Stored data entries:
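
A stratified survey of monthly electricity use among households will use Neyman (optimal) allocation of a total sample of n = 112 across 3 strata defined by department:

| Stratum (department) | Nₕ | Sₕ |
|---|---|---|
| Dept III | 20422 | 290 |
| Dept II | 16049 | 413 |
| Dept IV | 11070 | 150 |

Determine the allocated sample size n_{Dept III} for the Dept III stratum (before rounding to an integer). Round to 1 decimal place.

Neyman allocation: nₕ = n·NₕSₕ / Σⱼ NⱼSⱼ.
Σ NⱼSⱼ = 20422·290 + 16049·413 + 11070·150 = 1.4211117 × 10^7.
n_{Dept III} = 112·20422·290 / (1.4211117 × 10^7) = 46.7.

46.7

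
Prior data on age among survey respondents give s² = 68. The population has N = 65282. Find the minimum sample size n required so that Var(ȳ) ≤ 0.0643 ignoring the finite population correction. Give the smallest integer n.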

WORK TASK:
Copy each line above exactly as it stands.

OUTPUT OF THE TASK:
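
A stratified survey of monthly electricity use among households will use Neyman (optimal) allocation of a total sample of n = 112 across 3 strata defined by department:

| Stratum (department) | Nₕ | Sₕ |
|---|---|---|
| Dept III | 20422 | 290 |
| Dept II | 16049 | 413 |
| Dept IV | 11070 | 150 |

Determine the allocated sample size n_{Dept III} for the Dept III stratum (before rounding to an integer). Round to 1 decimal place.

Neyman allocation: nₕ = n·NₕSₕ / Σⱼ NⱼSⱼ.
Σ NⱼSⱼ = 20422·290 + 16049·413 + 11070·150 = 1.4211117 × 10^7.
n_{Dept III} = 112·20422·290 / (1.4211117 × 10^7) = 46.7.

46.7

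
Prior data on age among survey respondents give s² = 68. The population has N = 65282. Find the minimum sample size n required so that Var(ȳ) ≤ 0.0643 ignoring the finite population correction. Give the smallest integer n.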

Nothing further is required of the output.